Task input START
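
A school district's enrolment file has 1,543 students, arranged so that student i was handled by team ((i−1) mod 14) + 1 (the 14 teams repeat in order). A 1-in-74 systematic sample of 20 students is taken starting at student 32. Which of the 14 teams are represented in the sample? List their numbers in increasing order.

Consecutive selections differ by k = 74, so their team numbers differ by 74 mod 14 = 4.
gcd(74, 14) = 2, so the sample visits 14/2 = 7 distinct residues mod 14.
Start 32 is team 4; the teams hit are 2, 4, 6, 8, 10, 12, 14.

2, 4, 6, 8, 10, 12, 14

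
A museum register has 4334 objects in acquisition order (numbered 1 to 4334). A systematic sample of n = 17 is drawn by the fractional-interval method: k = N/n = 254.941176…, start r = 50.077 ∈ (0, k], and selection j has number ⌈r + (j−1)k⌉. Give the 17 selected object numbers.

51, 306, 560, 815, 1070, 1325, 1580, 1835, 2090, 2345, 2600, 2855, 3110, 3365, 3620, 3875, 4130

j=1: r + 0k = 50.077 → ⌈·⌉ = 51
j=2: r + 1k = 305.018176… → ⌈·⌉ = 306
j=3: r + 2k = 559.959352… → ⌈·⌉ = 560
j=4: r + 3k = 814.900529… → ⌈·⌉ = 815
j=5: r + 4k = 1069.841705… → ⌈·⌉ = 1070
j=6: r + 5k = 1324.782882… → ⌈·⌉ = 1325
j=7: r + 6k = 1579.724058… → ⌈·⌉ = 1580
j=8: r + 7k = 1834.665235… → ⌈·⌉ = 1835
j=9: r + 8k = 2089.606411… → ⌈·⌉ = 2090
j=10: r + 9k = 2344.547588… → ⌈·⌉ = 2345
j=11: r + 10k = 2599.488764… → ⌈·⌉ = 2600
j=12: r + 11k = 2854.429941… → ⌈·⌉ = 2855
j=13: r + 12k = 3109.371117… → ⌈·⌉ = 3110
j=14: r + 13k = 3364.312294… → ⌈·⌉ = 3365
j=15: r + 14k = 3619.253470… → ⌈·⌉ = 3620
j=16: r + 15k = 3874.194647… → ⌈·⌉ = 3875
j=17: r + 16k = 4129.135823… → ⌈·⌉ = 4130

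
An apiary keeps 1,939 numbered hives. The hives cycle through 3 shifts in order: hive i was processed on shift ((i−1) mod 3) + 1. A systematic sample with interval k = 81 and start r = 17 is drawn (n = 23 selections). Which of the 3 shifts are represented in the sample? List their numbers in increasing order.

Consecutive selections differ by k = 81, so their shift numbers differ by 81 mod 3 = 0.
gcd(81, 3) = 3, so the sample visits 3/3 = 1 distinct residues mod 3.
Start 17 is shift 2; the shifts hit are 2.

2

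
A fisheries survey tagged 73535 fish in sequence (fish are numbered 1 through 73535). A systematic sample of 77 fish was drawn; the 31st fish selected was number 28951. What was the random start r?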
Task input END
What the task asks.
Your reply should hold all the entries, each repeated without a single change.

Solved problem.
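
A school district's enrolment file has 1,543 students, arranged so that student i was handled by team ((i−1) mod 14) + 1 (the 14 teams repeat in order). A 1-in-74 systematic sample of 20 students is taken starting at student 32. Which of the 14 teams are represented in the sample? List their numbers in increasing order.

Consecutive selections differ by k = 74, so their team numbers differ by 74 mod 14 = 4.
gcd(74, 14) = 2, so the sample visits 14/2 = 7 distinct residues mod 14.
Start 32 is team 4; the teams hit are 2, 4, 6, 8, 10, 12, 14.

2, 4, 6, 8, 10, 12, 14

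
A museum register has 4334 objects in acquisition order (numbered 1 to 4334). A systematic sample of n = 17 is drawn by the fractional-interval method: k = N/n = 254.941176…, start r = 50.077 ∈ (0, k], and selection j has number ⌈r + (j−1)k⌉. Give the 17 selected object numbers.

51, 306, 560, 815, 1070, 1325, 1580, 1835, 2090, 2345, 2600, 2855, 3110, 3365, 3620, 3875, 4130

j=1: r + 0k = 50.077 → ⌈·⌉ = 51
j=2: r + 1k = 305.018176… → ⌈·⌉ = 306
j=3: r + 2k = 559.959352… → ⌈·⌉ = 560
j=4: r + 3k = 814.900529… → ⌈·⌉ = 815
j=5: r + 4k = 1069.841705… → ⌈·⌉ = 1070
j=6: r + 5k = 1324.782882… → ⌈·⌉ = 1325
j=7: r + 6k = 1579.724058… → ⌈·⌉ = 1580
j=8: r + 7k = 1834.665235… → ⌈·⌉ = 1835
j=9: r + 8k = 2089.606411… → ⌈·⌉ = 2090
j=10: r + 9k = 2344.547588… → ⌈·⌉ = 2345
j=11: r + 10k = 2599.488764… → ⌈·⌉ = 2600
j=12: r + 11k = 2854.429941… → ⌈·⌉ = 2855
j=13: r + 12k = 3109.371117… → ⌈·⌉ = 3110
j=14: r + 13k = 3364.312294… → ⌈·⌉ = 3365
j=15: r + 14k = 3619.253470… → ⌈·⌉ = 3620
j=16: r + 15k = 3874.194647… → ⌈·⌉ = 3875
j=17: r + 16k = 4129.135823… → ⌈·⌉ = 4130

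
An apiary keeps 1,939 numbered hives. The hives cycle through 3 shifts in order: hive i was processed on shift ((i−1) mod 3) + 1. A systematic sample with interval k = 81 and start r = 17 is drawn (n = 23 selections). Which of the 3 shifts are represented in the sample? List their numbers in increasing order.

Consecutive selections differ by k = 81, so their shift numbers differ by 81 mod 3 = 0.
gcd(81, 3) = 3, so the sample visits 3/3 = 1 distinct residues mod 3.
Start 17 is shift 2; the shifts hit are 2.

2

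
A fisheries survey tagged 73535 fish in sequence (fish are numbered 1 through 73535). A systematic sample of 77 fish was drawn; the 31st fish selected was number 28951. What was the random start r?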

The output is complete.